*Requirement:* Emit an exact copy of the lines running from the start of the records to the line containing "Let α be the", both included.

[Stored data]
========
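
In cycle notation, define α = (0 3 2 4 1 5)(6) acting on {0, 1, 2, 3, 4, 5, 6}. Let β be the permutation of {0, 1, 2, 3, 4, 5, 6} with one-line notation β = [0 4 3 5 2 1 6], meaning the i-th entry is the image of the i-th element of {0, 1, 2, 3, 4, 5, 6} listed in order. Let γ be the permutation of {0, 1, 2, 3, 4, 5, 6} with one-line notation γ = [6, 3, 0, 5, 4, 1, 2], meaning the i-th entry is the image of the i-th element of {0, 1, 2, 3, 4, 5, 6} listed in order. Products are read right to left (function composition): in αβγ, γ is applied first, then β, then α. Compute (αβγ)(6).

2

(αβγ)(6) = α(β(γ(6))). γ(6) = 2, then β(2) = 3, then α(3) = 2, so the result is 2.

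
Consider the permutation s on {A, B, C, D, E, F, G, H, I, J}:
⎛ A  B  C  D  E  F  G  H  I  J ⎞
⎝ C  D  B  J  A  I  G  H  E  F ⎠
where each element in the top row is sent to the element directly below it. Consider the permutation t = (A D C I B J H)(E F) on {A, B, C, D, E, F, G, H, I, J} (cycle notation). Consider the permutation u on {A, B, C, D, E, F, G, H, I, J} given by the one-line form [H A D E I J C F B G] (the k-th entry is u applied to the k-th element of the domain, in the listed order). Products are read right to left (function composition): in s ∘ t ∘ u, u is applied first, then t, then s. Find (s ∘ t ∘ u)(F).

H

(s ∘ t ∘ u)(F) = s(t(u(F))). u(F) = J, then t(J) = H, then s(H) = H, so the result is H.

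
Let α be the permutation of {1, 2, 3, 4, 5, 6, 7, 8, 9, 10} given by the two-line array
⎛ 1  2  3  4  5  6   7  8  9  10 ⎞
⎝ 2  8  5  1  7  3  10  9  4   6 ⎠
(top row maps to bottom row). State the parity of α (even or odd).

even

In disjoint-cycle form the cycle lengths are 5, 5.
A cycle of length ℓ contributes ℓ−1 transpositions, so α is a product of 4 + 4 = 8 transpositions — even.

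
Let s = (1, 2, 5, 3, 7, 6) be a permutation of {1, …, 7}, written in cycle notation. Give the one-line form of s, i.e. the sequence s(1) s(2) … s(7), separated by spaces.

2 5 7 4 3 1 6

Image by image: 1↦2, 2↦5, 3↦7, 4↦4, 5↦3, 6↦1, 7↦6.
Listing these in domain order gives 2 5 7 4 3 1 6.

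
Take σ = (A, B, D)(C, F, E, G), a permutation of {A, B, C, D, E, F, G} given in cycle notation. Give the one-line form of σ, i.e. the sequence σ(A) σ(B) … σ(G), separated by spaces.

B D F A G E C

Image by image: A↦B, B↦D, C↦F, D↦A, E↦G, F↦E, G↦C.
Listing these in domain order gives B D F A G E C.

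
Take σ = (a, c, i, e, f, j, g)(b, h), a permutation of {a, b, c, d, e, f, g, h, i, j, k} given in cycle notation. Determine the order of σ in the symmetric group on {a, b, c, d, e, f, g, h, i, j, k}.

14

The cycle type of σ is (7, 2, 1, 1).
The order is lcm(7, 2) = 14.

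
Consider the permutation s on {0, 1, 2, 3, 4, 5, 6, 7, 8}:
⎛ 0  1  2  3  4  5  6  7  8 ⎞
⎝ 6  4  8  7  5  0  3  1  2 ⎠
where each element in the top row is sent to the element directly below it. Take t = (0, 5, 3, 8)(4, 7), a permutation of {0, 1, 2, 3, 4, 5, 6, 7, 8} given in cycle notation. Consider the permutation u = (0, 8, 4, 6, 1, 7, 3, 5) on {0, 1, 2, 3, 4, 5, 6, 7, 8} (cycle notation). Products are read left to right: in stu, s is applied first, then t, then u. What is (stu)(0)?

Chase 0: s(0) = 6; t(6) = 6; u(6) = 1. Hence (stu)(0) = 1.

1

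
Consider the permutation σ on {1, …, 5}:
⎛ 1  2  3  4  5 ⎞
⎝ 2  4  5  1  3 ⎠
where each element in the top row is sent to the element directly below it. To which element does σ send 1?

2

The entry below 1 in the array is 2, so σ(1) = 2.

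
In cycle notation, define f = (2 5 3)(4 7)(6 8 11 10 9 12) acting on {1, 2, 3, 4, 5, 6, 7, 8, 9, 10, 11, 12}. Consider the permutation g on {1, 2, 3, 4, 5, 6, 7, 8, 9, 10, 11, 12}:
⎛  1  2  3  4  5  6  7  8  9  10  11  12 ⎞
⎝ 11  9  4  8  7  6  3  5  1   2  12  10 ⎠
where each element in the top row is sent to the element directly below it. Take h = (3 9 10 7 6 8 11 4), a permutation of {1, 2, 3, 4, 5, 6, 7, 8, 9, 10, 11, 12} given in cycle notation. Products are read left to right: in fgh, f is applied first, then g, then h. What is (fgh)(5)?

Chase 5: f(5) = 3; g(3) = 4; h(4) = 3. Hence (fgh)(5) = 3.

3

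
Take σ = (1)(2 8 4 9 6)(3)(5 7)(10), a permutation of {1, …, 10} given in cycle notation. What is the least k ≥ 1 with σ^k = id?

10

The disjoint cycles have lengths 5, 2, 1, 1, 1.
Since disjoint cycles commute, ord(σ) = lcm(5, 2) = 10.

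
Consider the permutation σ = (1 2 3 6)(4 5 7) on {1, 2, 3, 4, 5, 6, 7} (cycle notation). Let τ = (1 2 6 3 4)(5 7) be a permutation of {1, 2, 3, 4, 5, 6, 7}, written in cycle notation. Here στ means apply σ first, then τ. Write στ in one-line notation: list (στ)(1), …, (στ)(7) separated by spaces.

6 4 3 7 5 2 1

For each element, apply σ then τ: 1 → 2 → 6; 2 → 3 → 4; 3 → 6 → 3; 4 → 5 → 7; 5 → 7 → 5; 6 → 1 → 2; 7 → 4 → 1.
Collecting the images, στ = [6 4 3 7 5 2 1].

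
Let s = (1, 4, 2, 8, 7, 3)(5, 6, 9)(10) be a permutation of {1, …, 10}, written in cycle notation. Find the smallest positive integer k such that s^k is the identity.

6

The disjoint cycles have lengths 6, 3, 1.
Since disjoint cycles commute, ord(s) = lcm(6, 3) = 6.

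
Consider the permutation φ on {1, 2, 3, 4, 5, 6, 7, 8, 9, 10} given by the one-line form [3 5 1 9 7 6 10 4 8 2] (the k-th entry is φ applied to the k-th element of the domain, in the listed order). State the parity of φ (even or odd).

even

In disjoint-cycle form the cycle lengths are 4, 3, 2, 1.
A cycle of length ℓ contributes ℓ−1 transpositions, so φ is a product of 3 + 2 + 1 = 6 transpositions — even.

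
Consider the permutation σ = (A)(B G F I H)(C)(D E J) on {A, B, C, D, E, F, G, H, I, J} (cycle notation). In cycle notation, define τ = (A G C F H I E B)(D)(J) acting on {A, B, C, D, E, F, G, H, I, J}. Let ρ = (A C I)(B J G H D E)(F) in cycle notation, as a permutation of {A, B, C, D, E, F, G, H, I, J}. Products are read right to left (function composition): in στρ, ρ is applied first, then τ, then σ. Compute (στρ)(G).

H

Chase G: ρ(G) = H; τ(H) = I; σ(I) = H. Hence (στρ)(G) = H.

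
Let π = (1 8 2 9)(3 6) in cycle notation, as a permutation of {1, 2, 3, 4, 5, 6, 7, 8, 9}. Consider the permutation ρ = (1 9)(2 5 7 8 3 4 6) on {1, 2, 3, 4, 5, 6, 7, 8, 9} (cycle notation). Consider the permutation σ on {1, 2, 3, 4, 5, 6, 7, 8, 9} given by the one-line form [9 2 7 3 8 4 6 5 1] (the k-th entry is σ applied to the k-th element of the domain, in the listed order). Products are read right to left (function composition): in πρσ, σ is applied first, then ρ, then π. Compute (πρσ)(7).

9

Chase 7: σ(7) = 6; ρ(6) = 2; π(2) = 9. Hence (πρσ)(7) = 9.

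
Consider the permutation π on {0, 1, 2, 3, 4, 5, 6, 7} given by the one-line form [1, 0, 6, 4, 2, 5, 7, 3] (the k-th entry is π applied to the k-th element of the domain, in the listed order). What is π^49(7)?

6

Tracing 7 → 3 → … returns to 7 after 5 steps, so 7 lies in a 5-cycle (2, 6, 7, 3, 4).
Since the cycle has length 5, π^49 acts on it the same as π^4 (49 mod 5 = 4).
Stepping 4 places around the cycle: 7 → 3 → 4 → 2 → 6.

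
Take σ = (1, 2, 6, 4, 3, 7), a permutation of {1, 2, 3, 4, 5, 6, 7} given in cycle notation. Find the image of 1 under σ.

2

In the cycle (1, 2, 6, 4, 3, 7), 1 is followed by 2, so σ(1) = 2.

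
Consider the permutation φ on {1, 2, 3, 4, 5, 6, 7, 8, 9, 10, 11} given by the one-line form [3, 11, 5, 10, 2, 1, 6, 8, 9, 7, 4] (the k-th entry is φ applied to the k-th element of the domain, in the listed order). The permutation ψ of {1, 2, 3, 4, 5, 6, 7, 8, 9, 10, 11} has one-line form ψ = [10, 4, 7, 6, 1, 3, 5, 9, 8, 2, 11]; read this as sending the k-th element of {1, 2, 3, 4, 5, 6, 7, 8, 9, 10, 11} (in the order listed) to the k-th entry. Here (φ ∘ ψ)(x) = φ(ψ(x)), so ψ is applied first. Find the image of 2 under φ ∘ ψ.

First apply ψ: ψ(2) = 4, then φ(4) = 10. Thus (φ ∘ ψ)(2) = 10.

10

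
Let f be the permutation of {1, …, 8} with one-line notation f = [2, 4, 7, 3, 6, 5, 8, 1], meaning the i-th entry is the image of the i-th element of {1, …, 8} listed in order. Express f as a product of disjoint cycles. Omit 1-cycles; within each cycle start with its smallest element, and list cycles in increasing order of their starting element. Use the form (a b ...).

Iterating f from 1 gives 1 → 2 → 4 → 3 → 7 → 8 → 1; that is the 6-cycle (1 2 4 3 7 8).
Continuing from each remaining unvisited element yields (1 2 4 3 7 8)(5 6).

(1 2 4 3 7 8)(5 6)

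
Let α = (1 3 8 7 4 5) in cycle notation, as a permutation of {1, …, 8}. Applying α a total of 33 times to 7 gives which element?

7 lies in the 6-cycle (1 3 8 7 4 5).
On a 6-cycle, α^6 is the identity, so α^33 = α^3 there (33 ≡ 3 mod 6).
Stepping 3 places around the cycle: 7 → 4 → 5 → 1.

1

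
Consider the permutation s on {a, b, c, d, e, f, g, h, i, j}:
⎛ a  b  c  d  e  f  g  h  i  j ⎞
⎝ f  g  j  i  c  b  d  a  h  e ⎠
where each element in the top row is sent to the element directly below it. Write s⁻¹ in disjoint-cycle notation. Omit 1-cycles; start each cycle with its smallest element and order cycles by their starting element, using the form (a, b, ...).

(a, h, i, d, g, b, f)(c, e, j)

First write s in disjoint cycles: (a, f, b, g, d, i, h)(c, j, e).
Reversing each cycle (and rotating so the smallest element leads) gives s⁻¹ = (a, h, i, d, g, b, f)(c, e, j).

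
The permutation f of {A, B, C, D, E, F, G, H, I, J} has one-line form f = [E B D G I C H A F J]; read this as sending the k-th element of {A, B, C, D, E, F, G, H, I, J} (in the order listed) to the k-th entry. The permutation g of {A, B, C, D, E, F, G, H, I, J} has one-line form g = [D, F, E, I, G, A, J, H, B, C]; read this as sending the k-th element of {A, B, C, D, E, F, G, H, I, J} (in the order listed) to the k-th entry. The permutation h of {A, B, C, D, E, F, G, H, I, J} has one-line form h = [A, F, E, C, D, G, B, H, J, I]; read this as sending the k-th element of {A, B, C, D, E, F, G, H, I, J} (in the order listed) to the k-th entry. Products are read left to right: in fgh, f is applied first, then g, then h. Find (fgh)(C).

(fgh)(C) = h(g(f(C))). f(C) = D, then g(D) = I, then h(I) = J, so the result is J.

J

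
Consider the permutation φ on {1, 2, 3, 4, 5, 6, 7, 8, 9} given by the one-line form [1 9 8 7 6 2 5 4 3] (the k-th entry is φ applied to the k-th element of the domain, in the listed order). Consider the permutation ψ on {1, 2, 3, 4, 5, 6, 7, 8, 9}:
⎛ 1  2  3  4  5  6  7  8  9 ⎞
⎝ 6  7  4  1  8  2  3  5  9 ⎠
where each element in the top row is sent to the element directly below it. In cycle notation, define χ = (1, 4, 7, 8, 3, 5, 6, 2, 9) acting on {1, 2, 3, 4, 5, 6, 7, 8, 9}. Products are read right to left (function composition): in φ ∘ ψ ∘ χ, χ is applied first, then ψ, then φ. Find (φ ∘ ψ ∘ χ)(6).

5

Chase 6: χ(6) = 2; ψ(2) = 7; φ(7) = 5. Hence (φ ∘ ψ ∘ χ)(6) = 5.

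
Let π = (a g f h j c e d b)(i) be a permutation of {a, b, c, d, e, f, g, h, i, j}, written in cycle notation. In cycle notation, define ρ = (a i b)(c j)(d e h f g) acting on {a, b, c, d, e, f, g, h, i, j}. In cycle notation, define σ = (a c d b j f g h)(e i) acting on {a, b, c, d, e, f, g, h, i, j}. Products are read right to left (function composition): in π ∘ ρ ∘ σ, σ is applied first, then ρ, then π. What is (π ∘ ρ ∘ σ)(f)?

(π ∘ ρ ∘ σ)(f) = π(ρ(σ(f))). σ(f) = g, then ρ(g) = d, then π(d) = b, so the result is b.

b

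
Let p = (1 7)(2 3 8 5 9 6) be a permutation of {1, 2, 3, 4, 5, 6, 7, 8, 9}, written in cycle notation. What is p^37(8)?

8 lies in the 6-cycle (2 3 8 5 9 6).
Since the cycle has length 6, p^37 acts on it the same as p^1 (37 mod 6 = 1).
Stepping 1 place around the cycle: 8 → 5.

5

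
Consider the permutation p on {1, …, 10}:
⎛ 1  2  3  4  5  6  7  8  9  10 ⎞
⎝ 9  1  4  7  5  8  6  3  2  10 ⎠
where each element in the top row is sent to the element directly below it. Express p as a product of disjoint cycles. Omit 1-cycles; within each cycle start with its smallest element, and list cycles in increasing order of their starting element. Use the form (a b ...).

(1 9 2)(3 4 7 6 8)

Iterating p from 1 gives 1 → 9 → 2 → 1; that is the 3-cycle (1 9 2).
Continuing from each remaining unvisited element yields (1 9 2)(3 4 7 6 8).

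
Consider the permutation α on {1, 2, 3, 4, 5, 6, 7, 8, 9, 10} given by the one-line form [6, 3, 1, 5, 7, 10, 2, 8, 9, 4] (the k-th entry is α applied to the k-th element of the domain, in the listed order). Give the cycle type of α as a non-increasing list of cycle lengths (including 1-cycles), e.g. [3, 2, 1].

[8, 1, 1]

The disjoint cycles are (1 6 10 4 5 7 2 3)(8)(9), with lengths 8, 1, 1 in non-increasing order.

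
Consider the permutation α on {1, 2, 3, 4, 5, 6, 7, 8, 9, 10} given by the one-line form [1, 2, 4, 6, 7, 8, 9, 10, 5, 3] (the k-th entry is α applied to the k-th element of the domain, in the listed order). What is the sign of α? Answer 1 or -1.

In disjoint-cycle form the cycle lengths are 5, 3, 1, 1.
A cycle is odd iff its length is even; α has 0 even-length cycles, so sgn(α) = (−1)^0 and α is even.

1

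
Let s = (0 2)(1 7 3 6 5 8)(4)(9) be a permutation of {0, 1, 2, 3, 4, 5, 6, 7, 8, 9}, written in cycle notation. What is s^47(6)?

6 lies in the 6-cycle (1 7 3 6 5 8).
Since the cycle has length 6, s^47 acts on it the same as s^5 (47 mod 6 = 5).
Advancing 5 steps from 6: 6 → 5 → 8 → 1 → 7 → 3.

3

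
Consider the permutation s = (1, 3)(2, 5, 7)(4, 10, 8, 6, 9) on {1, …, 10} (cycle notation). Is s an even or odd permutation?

odd

The cycle lengths are 5, 3, 2.
A cycle is odd iff its length is even; s has 1 even-length cycle, so sgn(s) = (−1)^1 and s is odd.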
========
*Solution to this task:*
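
In cycle notation, define α = (0 3 2 4 1 5)(6) acting on {0, 1, 2, 3, 4, 5, 6}. Let β be the permutation of {0, 1, 2, 3, 4, 5, 6} with one-line notation β = [0 4 3 5 2 1 6], meaning the i-th entry is the image of the i-th element of {0, 1, 2, 3, 4, 5, 6} listed in order. Let γ be the permutation of {0, 1, 2, 3, 4, 5, 6} with one-line notation γ = [6, 3, 0, 5, 4, 1, 2], meaning the i-th entry is the image of the i-th element of {0, 1, 2, 3, 4, 5, 6} listed in order. Products are read right to left (function composition): in αβγ, γ is applied first, then β, then α. Compute (αβγ)(6).

2

(αβγ)(6) = α(β(γ(6))). γ(6) = 2, then β(2) = 3, then α(3) = 2, so the result is 2.

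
Consider the permutation s on {A, B, C, D, E, F, G, H, I, J}:
⎛ A  B  C  D  E  F  G  H  I  J ⎞
⎝ C  D  B  J  A  I  G  H  E  F ⎠
where each element in the top row is sent to the element directly below it. Consider the permutation t = (A D C I B J H)(E F) on {A, B, C, D, E, F, G, H, I, J} (cycle notation). Consider the permutation u on {A, B, C, D, E, F, G, H, I, J} given by the one-line form [H A D E I J C F B G] (the k-th entry is u applied to the k-th element of the domain, in the listed order). Products are read right to left (function composition): in s ∘ t ∘ u, u is applied first, then t, then s. Find (s ∘ t ∘ u)(F).

H

(s ∘ t ∘ u)(F) = s(t(u(F))). u(F) = J, then t(J) = H, then s(H) = H, so the result is H.

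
Let α be the permutation of {1, 2, 3, 4, 5, 6, 7, 8, 9, 10} given by the two-line array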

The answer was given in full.